Lines from the one containing "The permutation [5, 3, 2, 1, 8, 7, 6, 4]" through the last line of the data are to be repeated word for word, both ends included.

Items listed in a dataset:
________________________
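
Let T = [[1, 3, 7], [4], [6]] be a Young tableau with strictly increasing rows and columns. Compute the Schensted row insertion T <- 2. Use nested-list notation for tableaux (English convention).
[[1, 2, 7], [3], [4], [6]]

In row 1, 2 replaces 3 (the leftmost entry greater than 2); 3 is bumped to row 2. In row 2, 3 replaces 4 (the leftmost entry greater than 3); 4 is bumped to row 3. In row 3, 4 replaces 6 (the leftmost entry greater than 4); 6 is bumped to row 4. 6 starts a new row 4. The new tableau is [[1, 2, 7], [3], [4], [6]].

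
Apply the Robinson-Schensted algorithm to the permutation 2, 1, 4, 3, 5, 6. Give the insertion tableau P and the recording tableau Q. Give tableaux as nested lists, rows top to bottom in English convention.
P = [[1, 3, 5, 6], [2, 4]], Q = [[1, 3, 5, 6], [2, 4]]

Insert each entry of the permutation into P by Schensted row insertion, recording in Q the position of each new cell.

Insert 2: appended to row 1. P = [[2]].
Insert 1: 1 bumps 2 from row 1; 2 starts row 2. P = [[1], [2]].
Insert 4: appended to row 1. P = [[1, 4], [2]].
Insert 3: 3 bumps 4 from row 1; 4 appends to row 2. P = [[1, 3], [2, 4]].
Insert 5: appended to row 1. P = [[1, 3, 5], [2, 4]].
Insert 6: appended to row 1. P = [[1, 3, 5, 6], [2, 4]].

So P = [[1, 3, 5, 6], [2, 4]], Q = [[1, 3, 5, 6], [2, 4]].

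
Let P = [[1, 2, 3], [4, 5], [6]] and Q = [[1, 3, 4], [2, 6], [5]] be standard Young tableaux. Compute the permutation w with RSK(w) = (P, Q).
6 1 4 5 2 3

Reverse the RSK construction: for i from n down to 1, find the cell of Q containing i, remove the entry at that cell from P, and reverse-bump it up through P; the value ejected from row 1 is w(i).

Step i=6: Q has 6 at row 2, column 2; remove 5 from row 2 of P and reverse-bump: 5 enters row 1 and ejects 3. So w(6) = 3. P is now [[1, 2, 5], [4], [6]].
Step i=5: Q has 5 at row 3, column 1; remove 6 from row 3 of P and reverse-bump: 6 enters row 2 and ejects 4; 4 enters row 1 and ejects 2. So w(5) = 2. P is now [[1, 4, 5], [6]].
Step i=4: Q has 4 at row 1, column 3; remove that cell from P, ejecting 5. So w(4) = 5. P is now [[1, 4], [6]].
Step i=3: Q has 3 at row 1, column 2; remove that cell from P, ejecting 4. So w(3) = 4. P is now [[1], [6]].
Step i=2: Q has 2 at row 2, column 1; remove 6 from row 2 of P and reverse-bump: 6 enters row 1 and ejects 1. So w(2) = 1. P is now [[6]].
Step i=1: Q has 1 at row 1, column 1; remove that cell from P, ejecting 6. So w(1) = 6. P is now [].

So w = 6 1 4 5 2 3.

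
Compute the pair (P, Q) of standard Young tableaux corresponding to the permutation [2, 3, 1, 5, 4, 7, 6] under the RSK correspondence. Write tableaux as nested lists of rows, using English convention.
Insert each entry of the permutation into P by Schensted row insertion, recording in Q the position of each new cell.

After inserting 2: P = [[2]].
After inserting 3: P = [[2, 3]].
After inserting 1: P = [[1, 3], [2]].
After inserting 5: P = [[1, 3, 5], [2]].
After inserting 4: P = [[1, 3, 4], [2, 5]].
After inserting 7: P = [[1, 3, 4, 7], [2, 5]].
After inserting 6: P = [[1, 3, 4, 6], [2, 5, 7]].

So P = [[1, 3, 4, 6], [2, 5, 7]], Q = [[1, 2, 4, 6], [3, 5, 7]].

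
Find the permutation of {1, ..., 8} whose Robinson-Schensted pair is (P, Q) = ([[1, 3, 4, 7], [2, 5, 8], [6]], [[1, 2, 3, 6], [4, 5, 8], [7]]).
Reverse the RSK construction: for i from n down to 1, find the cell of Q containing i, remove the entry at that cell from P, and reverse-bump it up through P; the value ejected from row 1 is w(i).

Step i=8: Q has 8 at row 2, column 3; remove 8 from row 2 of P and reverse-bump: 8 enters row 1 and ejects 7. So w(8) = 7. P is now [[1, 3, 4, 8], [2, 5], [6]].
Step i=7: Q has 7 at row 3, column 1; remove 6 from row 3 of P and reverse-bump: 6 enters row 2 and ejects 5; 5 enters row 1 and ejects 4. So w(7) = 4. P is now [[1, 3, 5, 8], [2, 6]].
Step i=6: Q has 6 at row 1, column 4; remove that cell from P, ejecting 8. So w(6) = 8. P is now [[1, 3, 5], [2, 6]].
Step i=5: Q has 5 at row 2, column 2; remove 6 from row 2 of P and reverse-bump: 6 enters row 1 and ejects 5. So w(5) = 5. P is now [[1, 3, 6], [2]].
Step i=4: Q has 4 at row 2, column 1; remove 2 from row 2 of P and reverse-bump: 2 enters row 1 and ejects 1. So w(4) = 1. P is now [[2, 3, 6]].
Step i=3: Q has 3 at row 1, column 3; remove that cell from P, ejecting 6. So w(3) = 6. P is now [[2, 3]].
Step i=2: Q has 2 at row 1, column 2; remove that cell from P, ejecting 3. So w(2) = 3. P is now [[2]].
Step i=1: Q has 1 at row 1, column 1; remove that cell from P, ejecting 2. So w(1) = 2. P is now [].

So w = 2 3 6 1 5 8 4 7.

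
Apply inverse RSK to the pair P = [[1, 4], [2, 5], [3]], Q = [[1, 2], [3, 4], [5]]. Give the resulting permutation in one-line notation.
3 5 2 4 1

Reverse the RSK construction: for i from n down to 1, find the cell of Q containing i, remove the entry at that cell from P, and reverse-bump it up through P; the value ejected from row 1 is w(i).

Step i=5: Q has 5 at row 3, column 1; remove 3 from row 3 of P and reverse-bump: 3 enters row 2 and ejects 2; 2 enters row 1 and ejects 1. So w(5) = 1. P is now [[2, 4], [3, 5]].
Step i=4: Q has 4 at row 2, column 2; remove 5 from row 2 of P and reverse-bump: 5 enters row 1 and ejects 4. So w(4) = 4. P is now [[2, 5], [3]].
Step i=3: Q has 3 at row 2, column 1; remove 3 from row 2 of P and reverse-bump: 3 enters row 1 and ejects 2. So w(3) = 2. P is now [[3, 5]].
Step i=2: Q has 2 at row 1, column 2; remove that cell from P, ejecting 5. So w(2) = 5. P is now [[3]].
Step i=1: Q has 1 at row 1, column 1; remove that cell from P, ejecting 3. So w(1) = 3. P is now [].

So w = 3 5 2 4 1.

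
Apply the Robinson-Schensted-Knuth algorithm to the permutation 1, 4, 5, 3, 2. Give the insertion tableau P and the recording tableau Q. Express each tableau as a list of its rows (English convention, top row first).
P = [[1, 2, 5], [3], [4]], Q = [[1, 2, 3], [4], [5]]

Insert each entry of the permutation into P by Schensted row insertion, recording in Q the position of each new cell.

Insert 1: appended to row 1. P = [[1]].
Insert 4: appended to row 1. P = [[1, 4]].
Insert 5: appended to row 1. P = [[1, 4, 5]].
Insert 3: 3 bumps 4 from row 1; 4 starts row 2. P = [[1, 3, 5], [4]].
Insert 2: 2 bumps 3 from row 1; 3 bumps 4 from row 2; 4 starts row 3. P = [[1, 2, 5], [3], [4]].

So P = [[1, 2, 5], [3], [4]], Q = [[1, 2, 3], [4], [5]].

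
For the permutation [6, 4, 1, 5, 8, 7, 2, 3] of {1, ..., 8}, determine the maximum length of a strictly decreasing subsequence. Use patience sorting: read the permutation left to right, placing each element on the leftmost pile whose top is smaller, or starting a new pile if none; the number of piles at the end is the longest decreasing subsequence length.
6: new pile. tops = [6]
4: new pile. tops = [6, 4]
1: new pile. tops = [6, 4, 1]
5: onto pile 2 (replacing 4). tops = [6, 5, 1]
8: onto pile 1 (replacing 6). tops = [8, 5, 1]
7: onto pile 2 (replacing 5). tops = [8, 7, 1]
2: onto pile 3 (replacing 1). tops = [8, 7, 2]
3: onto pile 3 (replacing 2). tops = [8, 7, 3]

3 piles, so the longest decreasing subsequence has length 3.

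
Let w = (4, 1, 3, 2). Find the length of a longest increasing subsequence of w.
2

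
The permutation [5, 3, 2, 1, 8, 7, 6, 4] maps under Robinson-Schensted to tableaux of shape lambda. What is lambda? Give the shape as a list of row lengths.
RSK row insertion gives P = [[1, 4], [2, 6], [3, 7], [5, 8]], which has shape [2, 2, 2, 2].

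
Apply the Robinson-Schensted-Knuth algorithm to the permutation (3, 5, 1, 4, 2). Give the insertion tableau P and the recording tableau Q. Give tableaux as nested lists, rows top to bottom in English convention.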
________________________
TASK RESPONSE:
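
The permutation [5, 3, 2, 1, 8, 7, 6, 4] maps under Robinson-Schensted to tableaux of shape lambda. What is lambda? Give the shape as a list of row lengths.
RSK row insertion gives P = [[1, 4], [2, 6], [3, 7], [5, 8]], which has shape [2, 2, 2, 2].

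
Apply the Robinson-Schensted-Knuth algorithm to the permutation (3, 5, 1, 4, 2). Give the insertion tableau P and the recording tableau Q. Give tableaux as nested lists, rows top to bottom in English convention.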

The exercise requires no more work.